• [Task to complete]:
Please print the records below exactly as they are.

Collected data:
**********
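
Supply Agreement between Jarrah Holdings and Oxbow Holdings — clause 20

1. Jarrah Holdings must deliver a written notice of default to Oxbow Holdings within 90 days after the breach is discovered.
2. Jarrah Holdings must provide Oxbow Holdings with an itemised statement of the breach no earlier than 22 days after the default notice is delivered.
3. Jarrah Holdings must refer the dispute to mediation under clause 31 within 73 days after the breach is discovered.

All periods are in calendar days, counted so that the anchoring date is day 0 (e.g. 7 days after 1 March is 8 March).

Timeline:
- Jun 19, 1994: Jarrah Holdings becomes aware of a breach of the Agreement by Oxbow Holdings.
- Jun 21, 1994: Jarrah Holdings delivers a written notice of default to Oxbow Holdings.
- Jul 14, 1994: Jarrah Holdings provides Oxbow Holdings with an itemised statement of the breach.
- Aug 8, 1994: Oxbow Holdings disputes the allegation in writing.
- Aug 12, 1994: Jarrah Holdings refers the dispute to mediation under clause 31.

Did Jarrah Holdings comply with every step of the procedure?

Step 1 — counting 90 days from Jun 19, 1994 (when the breach is discovered) gives a deadline of Sep 17, 1994; completed Jun 21, 1994, before the deadline.
Step 2 — must wait 22 days from Jun 21, 1994 (when the default notice is delivered), so not before Jul 13, 1994; Jul 14, 1994 is on or after that date.
Step 3 — counting 73 days from Jun 19, 1994 (when the breach is discovered) gives a deadline of Aug 31, 1994; done Aug 12, 1994 — timely.

Yes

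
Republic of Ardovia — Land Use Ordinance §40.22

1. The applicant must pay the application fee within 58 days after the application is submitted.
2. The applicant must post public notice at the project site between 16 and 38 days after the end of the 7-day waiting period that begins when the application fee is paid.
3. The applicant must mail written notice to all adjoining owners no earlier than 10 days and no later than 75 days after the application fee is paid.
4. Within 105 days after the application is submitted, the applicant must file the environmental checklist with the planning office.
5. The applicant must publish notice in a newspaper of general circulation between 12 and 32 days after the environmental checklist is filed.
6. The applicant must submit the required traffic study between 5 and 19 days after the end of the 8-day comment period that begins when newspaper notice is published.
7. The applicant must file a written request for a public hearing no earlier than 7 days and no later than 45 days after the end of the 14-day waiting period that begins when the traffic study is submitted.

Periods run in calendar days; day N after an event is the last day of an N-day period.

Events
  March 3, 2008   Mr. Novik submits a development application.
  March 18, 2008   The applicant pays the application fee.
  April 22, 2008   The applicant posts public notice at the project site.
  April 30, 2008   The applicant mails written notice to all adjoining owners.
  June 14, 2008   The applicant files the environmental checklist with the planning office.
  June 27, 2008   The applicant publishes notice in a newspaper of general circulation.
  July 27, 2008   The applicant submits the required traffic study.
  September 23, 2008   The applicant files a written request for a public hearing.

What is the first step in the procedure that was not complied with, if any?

Step 1: 58 days after March 3, 2008 (when the application is submitted) is April 30, 2008; completed March 18, 2008, before the deadline.
Step 2: the window is 16–38 days after March 25, 2008 (end of the 7-day waiting period, which began when the application fee is paid on March 18, 2008), so April 10, 2008 through May 2, 2008; done April 22, 2008, which is between those dates.
Step 3: the window is 10–75 days after March 18, 2008 (when the application fee is paid), so March 28, 2008 through June 1, 2008; done April 30, 2008 — within the window.
Step 4: 105 days after March 3, 2008 (when the application is submitted) is June 16, 2008; done June 14, 2008 — timely.
Step 5: the window is 12–32 days after June 14, 2008 (when the environmental checklist is filed), so June 26, 2008 through July 16, 2008; done June 27, 2008 — within the window.
Step 6: the window is 5–19 days after July 5, 2008 (end of the 8-day comment period, which began when newspaper notice is published on June 27, 2008), so July 10, 2008 through July 24, 2008; done July 27, 2008 — 3 days after the window closed.
That is the first point of non-compliance.

Step 6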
**********
• [Task result]:
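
Supply Agreement between Jarrah Holdings and Oxbow Holdings — clause 20

1. Jarrah Holdings must deliver a written notice of default to Oxbow Holdings within 90 days after the breach is discovered.
2. Jarrah Holdings must provide Oxbow Holdings with an itemised statement of the breach no earlier than 22 days after the default notice is delivered.
3. Jarrah Holdings must refer the dispute to mediation under clause 31 within 73 days after the breach is discovered.

All periods are in calendar days, counted so that the anchoring date is day 0 (e.g. 7 days after 1 March is 8 March).

Timeline:
- Jun 19, 1994: Jarrah Holdings becomes aware of a breach of the Agreement by Oxbow Holdings.
- Jun 21, 1994: Jarrah Holdings delivers a written notice of default to Oxbow Holdings.
- Jul 14, 1994: Jarrah Holdings provides Oxbow Holdings with an itemised statement of the breach.
- Aug 8, 1994: Oxbow Holdings disputes the allegation in writing.
- Aug 12, 1994: Jarrah Holdings refers the dispute to mediation under clause 31.

Did Jarrah Holdings comply with every step of the procedure?

Step 1 — counting 90 days from Jun 19, 1994 (when the breach is discovered) gives a deadline of Sep 17, 1994; completed Jun 21, 1994, before the deadline.
Step 2 — must wait 22 days from Jun 21, 1994 (when the default notice is delivered), so not before Jul 13, 1994; Jul 14, 1994 is on or after that date.
Step 3 — counting 73 days from Jun 19, 1994 (when the breach is discovered) gives a deadline of Aug 31, 1994; done Aug 12, 1994 — timely.

Yes

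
Republic of Ardovia — Land Use Ordinance §40.22

1. The applicant must pay the application fee within 58 days after the application is submitted.
2. The applicant must post public notice at the project site between 16 and 38 days after the end of the 7-day waiting period that begins when the application fee is paid.
3. The applicant must mail written notice to all adjoining owners no earlier than 10 days and no later than 75 days after the application fee is paid.
4. Within 105 days after the application is submitted, the applicant must file the environmental checklist with the planning office.
5. The applicant must publish notice in a newspaper of general circulation between 12 and 32 days after the environmental checklist is filed.
6. The applicant must submit the required traffic study between 5 and 19 days after the end of the 8-day comment period that begins when newspaper notice is published.
7. The applicant must file a written request for a public hearing no earlier than 7 days and no later than 45 days after the end of the 14-day waiting period that begins when the traffic study is submitted.

Periods run in calendar days; day N after an event is the last day of an N-day period.

Events
  March 3, 2008   Mr. Novik submits a development application.
  March 18, 2008   The applicant pays the application fee.
  April 22, 2008   The applicant posts public notice at the project site.
  April 30, 2008   The applicant mails written notice to all adjoining owners.
  June 14, 2008   The applicant files the environmental checklist with the planning office.
  June 27, 2008   The applicant publishes notice in a newspaper of general circulation.
  July 27, 2008   The applicant submits the required traffic study.
  September 23, 2008   The applicant files a written request for a public hearing.

What is the first step in the procedure that was not complied with, if any?

Step 1: 58 days after March 3, 2008 (when the application is submitted) is April 30, 2008; completed March 18, 2008, before the deadline.
Step 2: the window is 16–38 days after March 25, 2008 (end of the 7-day waiting period, which began when the application fee is paid on March 18, 2008), so April 10, 2008 through May 2, 2008; done April 22, 2008, which is between those dates.
Step 3: the window is 10–75 days after March 18, 2008 (when the application fee is paid), so March 28, 2008 through June 1, 2008; done April 30, 2008 — within the window.
Step 4: 105 days after March 3, 2008 (when the application is submitted) is June 16, 2008; done June 14, 2008 — timely.
Step 5: the window is 12–32 days after June 14, 2008 (when the environmental checklist is filed), so June 26, 2008 through July 16, 2008; done June 27, 2008 — within the window.
Step 6: the window is 5–19 days after July 5, 2008 (end of the 8-day comment period, which began when newspaper notice is published on June 27, 2008), so July 10, 2008 through July 24, 2008; done July 27, 2008 — 3 days after the window closed.
That is the first point of non-compliance.

Step 6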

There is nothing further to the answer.